◆ Task goal
Look through the entries below and say how many lines contain the string "paid". Give the number only.

● ● ●

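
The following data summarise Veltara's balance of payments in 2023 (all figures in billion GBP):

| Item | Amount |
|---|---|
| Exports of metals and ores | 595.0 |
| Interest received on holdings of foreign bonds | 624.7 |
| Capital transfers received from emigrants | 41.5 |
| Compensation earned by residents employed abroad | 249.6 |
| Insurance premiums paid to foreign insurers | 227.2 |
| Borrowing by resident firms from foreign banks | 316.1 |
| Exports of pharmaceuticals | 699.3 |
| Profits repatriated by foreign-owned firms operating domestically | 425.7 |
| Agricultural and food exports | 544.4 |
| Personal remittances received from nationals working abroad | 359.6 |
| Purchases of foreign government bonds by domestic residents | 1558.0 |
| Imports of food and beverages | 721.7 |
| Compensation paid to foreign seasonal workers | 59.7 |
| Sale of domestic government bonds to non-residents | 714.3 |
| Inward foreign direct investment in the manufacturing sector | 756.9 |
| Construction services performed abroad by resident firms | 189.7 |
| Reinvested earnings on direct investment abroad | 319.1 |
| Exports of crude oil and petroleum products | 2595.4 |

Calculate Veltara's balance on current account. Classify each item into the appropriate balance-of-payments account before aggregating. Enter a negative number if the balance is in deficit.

Goods: -721.7 + 544.4 + 595.0 + 2595.4 + 699.3 = 3712.4
Services: -227.2 + 189.7 = -37.5
Primary income: 319.1 + 249.6 - 59.7 + 624.7 - 425.7 = 708.0
Secondary income: 359.6
Current account = 3712.4 + (-37.5) + 708.0 + 359.6 = 4742.5
(Excluded from the current account — capital account: capital transfers received from emigrants 41.5; financial account: borrowing by resident firms from foreign banks 316.1, purchases of foreign government bonds by domestic residents 1558.0, sale of domestic government bonds to non-residents 714.3, inward foreign direct investment in the manufacturing sector 756.9.)

4742.5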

● ● ●

◆ Output below
2